== Activity ==
Of the records that follow, copy only the lines from the line containing "A fixed-rate bond" to the line containing "Several weeks ago", both included, exactly as written.
-*-*-
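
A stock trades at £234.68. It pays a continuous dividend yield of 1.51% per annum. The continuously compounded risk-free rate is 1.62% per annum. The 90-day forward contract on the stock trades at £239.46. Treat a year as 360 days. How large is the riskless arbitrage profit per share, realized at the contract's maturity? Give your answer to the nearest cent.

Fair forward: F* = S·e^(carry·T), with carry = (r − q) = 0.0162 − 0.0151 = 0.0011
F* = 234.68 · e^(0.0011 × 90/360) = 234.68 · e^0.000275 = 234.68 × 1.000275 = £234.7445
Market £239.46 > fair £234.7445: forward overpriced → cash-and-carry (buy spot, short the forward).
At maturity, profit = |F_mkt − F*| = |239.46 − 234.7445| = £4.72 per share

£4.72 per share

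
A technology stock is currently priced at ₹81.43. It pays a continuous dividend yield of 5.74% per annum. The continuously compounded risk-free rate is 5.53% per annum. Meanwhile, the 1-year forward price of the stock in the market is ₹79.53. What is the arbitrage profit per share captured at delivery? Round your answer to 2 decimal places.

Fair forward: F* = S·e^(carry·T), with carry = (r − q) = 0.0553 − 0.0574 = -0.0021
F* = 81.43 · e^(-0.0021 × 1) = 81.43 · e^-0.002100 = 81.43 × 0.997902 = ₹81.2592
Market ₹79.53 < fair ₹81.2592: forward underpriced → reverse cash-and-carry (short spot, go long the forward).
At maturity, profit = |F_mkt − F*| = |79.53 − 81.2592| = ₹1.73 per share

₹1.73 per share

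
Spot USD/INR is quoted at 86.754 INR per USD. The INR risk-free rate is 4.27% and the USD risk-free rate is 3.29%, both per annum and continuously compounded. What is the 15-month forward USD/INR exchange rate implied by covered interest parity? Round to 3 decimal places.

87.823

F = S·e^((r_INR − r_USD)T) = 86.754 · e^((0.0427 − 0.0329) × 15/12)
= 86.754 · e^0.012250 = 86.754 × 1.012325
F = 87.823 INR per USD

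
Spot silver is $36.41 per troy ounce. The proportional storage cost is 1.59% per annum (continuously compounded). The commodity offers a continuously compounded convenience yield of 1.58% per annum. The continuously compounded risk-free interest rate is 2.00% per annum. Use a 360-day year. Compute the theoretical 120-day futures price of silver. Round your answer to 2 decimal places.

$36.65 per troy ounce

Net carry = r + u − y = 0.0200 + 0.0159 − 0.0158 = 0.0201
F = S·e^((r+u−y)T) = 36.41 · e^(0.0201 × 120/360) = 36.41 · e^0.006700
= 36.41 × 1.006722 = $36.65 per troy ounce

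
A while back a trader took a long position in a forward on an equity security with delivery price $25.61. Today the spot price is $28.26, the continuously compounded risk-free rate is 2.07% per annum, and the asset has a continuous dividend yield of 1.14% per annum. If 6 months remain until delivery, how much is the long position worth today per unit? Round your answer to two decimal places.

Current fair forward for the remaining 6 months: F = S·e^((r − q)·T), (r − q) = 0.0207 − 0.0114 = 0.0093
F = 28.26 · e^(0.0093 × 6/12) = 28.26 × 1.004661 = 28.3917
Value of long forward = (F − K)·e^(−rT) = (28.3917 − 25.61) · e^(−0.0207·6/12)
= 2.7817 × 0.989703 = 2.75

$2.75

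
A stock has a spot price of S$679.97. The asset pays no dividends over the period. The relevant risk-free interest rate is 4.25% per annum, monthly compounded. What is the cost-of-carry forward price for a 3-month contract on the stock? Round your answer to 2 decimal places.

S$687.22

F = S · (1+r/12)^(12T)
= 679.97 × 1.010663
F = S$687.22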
-*-*-
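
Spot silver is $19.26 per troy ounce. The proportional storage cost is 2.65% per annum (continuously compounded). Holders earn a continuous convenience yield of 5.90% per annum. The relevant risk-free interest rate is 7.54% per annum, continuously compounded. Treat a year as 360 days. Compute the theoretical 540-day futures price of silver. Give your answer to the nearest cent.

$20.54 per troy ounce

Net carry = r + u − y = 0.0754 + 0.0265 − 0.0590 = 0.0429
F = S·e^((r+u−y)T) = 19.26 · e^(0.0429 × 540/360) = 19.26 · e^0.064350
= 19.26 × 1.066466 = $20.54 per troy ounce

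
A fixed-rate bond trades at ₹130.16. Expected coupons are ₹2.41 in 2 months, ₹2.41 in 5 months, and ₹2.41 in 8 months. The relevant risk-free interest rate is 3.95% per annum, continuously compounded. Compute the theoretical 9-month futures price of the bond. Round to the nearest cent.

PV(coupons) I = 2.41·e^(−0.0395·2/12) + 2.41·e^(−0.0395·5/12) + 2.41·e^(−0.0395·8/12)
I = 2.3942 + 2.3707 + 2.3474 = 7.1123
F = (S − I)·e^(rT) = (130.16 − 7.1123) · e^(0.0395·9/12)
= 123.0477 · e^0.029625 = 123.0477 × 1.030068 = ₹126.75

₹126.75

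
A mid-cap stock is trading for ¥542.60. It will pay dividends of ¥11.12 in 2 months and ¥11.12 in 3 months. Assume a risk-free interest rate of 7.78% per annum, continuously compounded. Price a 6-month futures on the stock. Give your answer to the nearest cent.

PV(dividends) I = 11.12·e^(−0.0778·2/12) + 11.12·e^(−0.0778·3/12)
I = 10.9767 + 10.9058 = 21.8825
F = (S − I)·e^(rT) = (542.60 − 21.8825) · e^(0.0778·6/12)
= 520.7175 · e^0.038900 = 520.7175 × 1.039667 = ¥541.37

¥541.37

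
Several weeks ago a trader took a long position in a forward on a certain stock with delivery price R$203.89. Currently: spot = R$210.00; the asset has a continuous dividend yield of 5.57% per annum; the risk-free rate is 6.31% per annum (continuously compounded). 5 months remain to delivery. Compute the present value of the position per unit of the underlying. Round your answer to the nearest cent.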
-*-*-
== Exercise response ==
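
A fixed-rate bond trades at ₹130.16. Expected coupons are ₹2.41 in 2 months, ₹2.41 in 5 months, and ₹2.41 in 8 months. The relevant risk-free interest rate is 3.95% per annum, continuously compounded. Compute the theoretical 9-month futures price of the bond. Round to the nearest cent.

PV(coupons) I = 2.41·e^(−0.0395·2/12) + 2.41·e^(−0.0395·5/12) + 2.41·e^(−0.0395·8/12)
I = 2.3942 + 2.3707 + 2.3474 = 7.1123
F = (S − I)·e^(rT) = (130.16 − 7.1123) · e^(0.0395·9/12)
= 123.0477 · e^0.029625 = 123.0477 × 1.030068 = ₹126.75

₹126.75

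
A mid-cap stock is trading for ¥542.60. It will pay dividends of ¥11.12 in 2 months and ¥11.12 in 3 months. Assume a risk-free interest rate of 7.78% per annum, continuously compounded. Price a 6-month futures on the stock. Give your answer to the nearest cent.

PV(dividends) I = 11.12·e^(−0.0778·2/12) + 11.12·e^(−0.0778·3/12)
I = 10.9767 + 10.9058 = 21.8825
F = (S − I)·e^(rT) = (542.60 − 21.8825) · e^(0.0778·6/12)
= 520.7175 · e^0.038900 = 520.7175 × 1.039667 = ¥541.37

¥541.37

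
Several weeks ago a trader took a long position in a forward on a certain stock with delivery price R$203.89. Currently: spot = R$210.00; the asset has a continuous dividend yield of 5.57% per annum; the risk-free rate is 6.31% per annum (continuously compounded). 5 months remain to delivery. Compute the present value of the position per unit of the underlying. Round your answer to the nearest cent.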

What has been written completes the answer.